◆ Supplied entries:
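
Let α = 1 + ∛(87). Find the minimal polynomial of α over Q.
m_α(x) = x^3 - 3x^2 + 3x - 88

Set β = α - 1 = ∛(87), so β^3 = 87. Then (α - 1)^3 - 87 = 0, i.e. α is a root of g(x) = (x - 1)^3 - 87 = x^3 - 3x^2 + 3x - 88. Since g(x) = h(x - 1) where h(x) = x^3 - 87, and h is irreducible over Q (because 87 is not a perfect cube, so h has no rational root, and a monic cubic with no rational root is irreducible), g is also irreducible (irreducibility is preserved under the substitution x → x - 1). Hence m_α(x) = x^3 - 3x^2 + 3x - 88.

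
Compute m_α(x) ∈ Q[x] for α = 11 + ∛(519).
m_α(x) = x^3 - 33x^2 + 363x - 1850

Set β = α - 11 = ∛(519), so β^3 = 519. Then (α - 11)^3 - 519 = 0, i.e. α is a root of g(x) = (x - 11)^3 - 519 = x^3 - 33x^2 + 363x - 1850. Since g(x) = h(x - 11) where h(x) = x^3 - 519, and h is irreducible over Q (because 519 is not a perfect cube, so h has no rational root, and a monic cubic with no rational root is irreducible), g is also irreducible (irreducibility is preserved under the substitution x → x - 11). Hence m_α(x) = x^3 - 33x^2 + 363x - 1850.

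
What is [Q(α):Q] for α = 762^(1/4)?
[Q(α):Q] = 4

α is a root of x^4 - 762. By Eisenstein's criterion at the prime p = 2 (which divides the constant term 762 but p^2 = 4 does not, since 762 is squarefree), x^4 - 762 is irreducible over Q. Hence [Q(α):Q] = 4.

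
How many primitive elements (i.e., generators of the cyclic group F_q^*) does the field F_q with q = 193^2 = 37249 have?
There are φ(37248) = 12288 primitive elements

F_q^* is cyclic of order q - 1 = 37248. A cyclic group of order m has exactly φ(m) generators. Here m = 37248 = 2^7 · 3 · 97, so the number of primitive elements is φ(37248) = 12288.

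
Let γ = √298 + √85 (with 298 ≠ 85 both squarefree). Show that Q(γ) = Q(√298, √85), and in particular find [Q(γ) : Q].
[Q(γ) : Q] = 4 (equivalently, Q(γ) = Q(√298, √85))

Obviously Q(γ) ⊆ Q(√298, √85), and [Q(√298, √85):Q] = 4 (since 298, 85 are distinct squarefree integers > 1 with 25330 not a perfect square). To show equality we compute the minimal polynomial of γ. From γ = √298 + √85: γ^2 = 298 + 2√(25330) + 85 = 383 + 2√(25330), so γ^2 - 383 = 2√(25330); squaring, (γ^2 - 383)^2 = 4·25330, i.e. γ^4 - 766γ^2 + 146689 - 101320 = 0, i.e. γ^4 - 766γ^2 + 45369 = 0. So γ is a root of x^4 - 766x^2 + 45369. This polynomial is irreducible over Q: it has no rational root (each ±√298 ± √85 is irrational), and any factorization into two quadratics over Q would force √(25330) ∈ Q (pairing opposite roots) or √298, √85 ∈ Q (other pairings), all impossible. Hence [Q(γ):Q] = 4 = [Q(√298, √85):Q], so Q(γ) = Q(√298, √85).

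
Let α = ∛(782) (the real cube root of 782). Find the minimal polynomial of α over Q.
m_α(x) = x^3 - 782

α satisfies α^3 = 782, so x^3 - 782 annihilates α. By the rational root test, a rational root p/q (in lowest terms) of x^3 - 782 would satisfy p^3 = 782 q^3, forcing q = 1 and p^3 = 782; but 782 is not a perfect cube, contradiction. A monic cubic over Q with no rational root is irreducible (any nontrivial factorization would include a linear factor). Hence x^3 - 782 is the minimal polynomial of α, and in particular [Q(α):Q] = 3.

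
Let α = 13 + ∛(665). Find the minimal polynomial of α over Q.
m_α(x) = x^3 - 39x^2 + 507x - 2862

Set β = α - 13 = ∛(665), so β^3 = 665. Then (α - 13)^3 - 665 = 0, i.e. α is a root of g(x) = (x - 13)^3 - 665 = x^3 - 39x^2 + 507x - 2862. Since g(x) = h(x - 13) where h(x) = x^3 - 665, and h is irreducible over Q (because 665 is not a perfect cube, so h has no rational root, and a monic cubic with no rational root is irreducible), g is also irreducible (irreducibility is preserved under the substitution x → x - 13). Hence m_α(x) = x^3 - 39x^2 + 507x - 2862.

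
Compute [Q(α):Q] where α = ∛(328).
[Q(α):Q] = 3

The minimal polynomial of α is x^3 - 328, irreducible over Q since 328 is not a perfect cube (so x^3 - 328 has no rational root). Hence [Q(α):Q] = deg(m_α) = 3.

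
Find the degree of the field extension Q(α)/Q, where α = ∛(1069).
[Q(α):Q] = 3

The minimal polynomial of α is x^3 - 1069, irreducible over Q since 1069 is not a perfect cube (so x^3 - 1069 has no rational root). Hence [Q(α):Q] = deg(m_α) = 3.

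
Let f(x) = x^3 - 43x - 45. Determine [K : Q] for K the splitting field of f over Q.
[K : Q] = 6

By the rational root test, any rational root of the monic integer polynomial f(x) = x^3 - 43x - 45 must be an integer dividing the constant term -45, i.e. one of ±{1, 3, 5, 9, 15, 45}. Evaluating: f(1) = -87, f(-1) = -3, f(3) = -147, f(-3) = 57, f(5) = -135, f(-5) = 45, f(9) = 297, f(-9) = -387, f(15) = 2685, f(-15) = -2775, f(45) = 89145, f(-45) = -89235; none is 0, so f has no rational root and is therefore irreducible over Q (a cubic with no linear factor over a field is irreducible). For an irreducible cubic, the Galois group is A_3 or S_3 according as the discriminant disc(f) = -4a^3 - 27b^2 = -4·(-43)^3 - 27·(-45)^2 = 263353 is or is not a square in Q. Here disc(f) = 263353 is not a perfect square in Q, so the Galois group of f over Q is not contained in A_3 and must be all of S_3. The splitting field has degree |S_3| = 6 over Q, so [K : Q] = 6.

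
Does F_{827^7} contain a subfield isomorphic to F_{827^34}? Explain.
No: F_{827^34} is not a subfield of F_{827^7}

F_{p^m} embeds in F_{p^n} iff m | n. Here 34 ∤ 7 (since 7 = 0·34 + 7 with remainder 7 ≠ 0), so F_{827^34} is not a subfield of F_{827^7}. Equivalently: if it were, the tower law would give 34 = [F_{827^34}:F_827] dividing [F_{827^7}:F_827] = 7, contradiction.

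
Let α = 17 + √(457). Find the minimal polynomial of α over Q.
m_α(x) = x^2 - 34x - 168

From α - 17 = √(457), squaring gives (α - 17)^2 = 457, i.e. α^2 - 34α + 289 = 457, so α^2 - 34α - 168 = 0. The discriminant of x^2 - 34x - 168 is (-34)^2 - 4·(-168) = 1156 + 672 = 1828, and 4·(457) is not a perfect square in Q since 457 is squarefree and ≠ 1. Hence x^2 - 34x - 168 is irreducible over Q and is the minimal polynomial of α.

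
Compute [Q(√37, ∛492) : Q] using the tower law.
[Q(√37, ∛492) : Q] = 6

Let L = Q(√37, ∛492). Since Q(√37) ⊂ L and [Q(√37):Q] = 2, the tower law gives 2 | [L:Q]. Likewise Q(∛492) ⊂ L with [Q(∛492):Q] = 3 (because 492 is not a perfect cube), so 3 | [L:Q]. As gcd(2,3) = 1, [L:Q] is divisible by 6. Conversely L is generated over Q by √37 and ∛492, so [L:Q] ≤ 2·3 = 6. Therefore [Q(√37, ∛492) : Q] = 6.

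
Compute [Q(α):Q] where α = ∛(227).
[Q(α):Q] = 3

The minimal polynomial of α is x^3 - 227, irreducible over Q since 227 is not a perfect cube (so x^3 - 227 has no rational root). Hence [Q(α):Q] = deg(m_α) = 3.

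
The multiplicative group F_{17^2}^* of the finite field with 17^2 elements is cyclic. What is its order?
|F_{17^2}^*| = 288

F_{17^2} has 17^2 = 289 elements; its multiplicative group consists of all nonzero elements, so |F_{17^2}^*| = 289 - 1 = 288. (It is cyclic since any finite subgroup of the multiplicative group of a field is cyclic.)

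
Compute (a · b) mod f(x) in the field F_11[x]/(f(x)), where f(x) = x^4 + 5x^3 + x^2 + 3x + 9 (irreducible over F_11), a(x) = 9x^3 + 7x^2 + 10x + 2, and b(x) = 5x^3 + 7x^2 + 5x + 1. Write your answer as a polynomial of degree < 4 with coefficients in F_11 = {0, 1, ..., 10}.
a · b ≡ 10x^3 + 6x^2 + 6x + 7 (mod f(x))

Multiply in F_11[x]: a(x)·b(x) = (9x^3 + 7x^2 + 10x + 2)·(5x^3 + 7x^2 + 5x + 1) = x^6 + 10x^5 + x^4 + 3x^3 + 5x^2 + 9x + 2. This has degree ≥ 4, so divide by f(x) over F_11: x^6 + 10x^5 + x^4 + 3x^3 + 5x^2 + 9x + 2 = (x^2 + 5x + 8)·(x^4 + 5x^3 + x^2 + 3x + 9) + (10x^3 + 6x^2 + 6x + 7). Hence a·b ≡ 10x^3 + 6x^2 + 6x + 7 (mod f). (F_11[x]/(f) is a field with 11^4 = 14641 elements since f is irreducible of degree 4.)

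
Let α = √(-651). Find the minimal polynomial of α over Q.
m_α(x) = x^2 + 651

α satisfies α^2 + 651 = 0, so x^2 + 651 annihilates α. Since d = -651 is squarefree and ≠ 1, it is not a perfect square in Q, so x^2 + 651 has no rational root and is therefore irreducible over Q (a degree-2 polynomial over a field is irreducible iff it has no root). Hence m_α(x) = x^2 + 651.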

◆ What you will do: The last part of the records is the answer, beginning at the line that holds "Compute [Q(α):Q] where α = ∛(227)." and including the final line, repeated exactly.

◆ Answer area:
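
Compute [Q(α):Q] where α = ∛(227).
[Q(α):Q] = 3

The minimal polynomial of α is x^3 - 227, irreducible over Q since 227 is not a perfect cube (so x^3 - 227 has no rational root). Hence [Q(α):Q] = deg(m_α) = 3.

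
The multiplicative group F_{17^2}^* of the finite field with 17^2 elements is cyclic. What is its order?
|F_{17^2}^*| = 288

F_{17^2} has 17^2 = 289 elements; its multiplicative group consists of all nonzero elements, so |F_{17^2}^*| = 289 - 1 = 288. (It is cyclic since any finite subgroup of the multiplicative group of a field is cyclic.)

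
Compute (a · b) mod f(x) in the field F_11[x]/(f(x)), where f(x) = x^4 + 5x^3 + x^2 + 3x + 9 (irreducible over F_11), a(x) = 9x^3 + 7x^2 + 10x + 2, and b(x) = 5x^3 + 7x^2 + 5x + 1. Write your answer as a polynomial of degree < 4 with coefficients in F_11 = {0, 1, ..., 10}.
a · b ≡ 10x^3 + 6x^2 + 6x + 7 (mod f(x))

Multiply in F_11[x]: a(x)·b(x) = (9x^3 + 7x^2 + 10x + 2)·(5x^3 + 7x^2 + 5x + 1) = x^6 + 10x^5 + x^4 + 3x^3 + 5x^2 + 9x + 2. This has degree ≥ 4, so divide by f(x) over F_11: x^6 + 10x^5 + x^4 + 3x^3 + 5x^2 + 9x + 2 = (x^2 + 5x + 8)·(x^4 + 5x^3 + x^2 + 3x + 9) + (10x^3 + 6x^2 + 6x + 7). Hence a·b ≡ 10x^3 + 6x^2 + 6x + 7 (mod f). (F_11[x]/(f) is a field with 11^4 = 14641 elements since f is irreducible of degree 4.)

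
Let α = √(-651). Find the minimal polynomial of α over Q.
m_α(x) = x^2 + 651

α satisfies α^2 + 651 = 0, so x^2 + 651 annihilates α. Since d = -651 is squarefree and ≠ 1, it is not a perfect square in Q, so x^2 + 651 has no rational root and is therefore irreducible over Q (a degree-2 polynomial over a field is irreducible iff it has no root). Hence m_α(x) = x^2 + 651.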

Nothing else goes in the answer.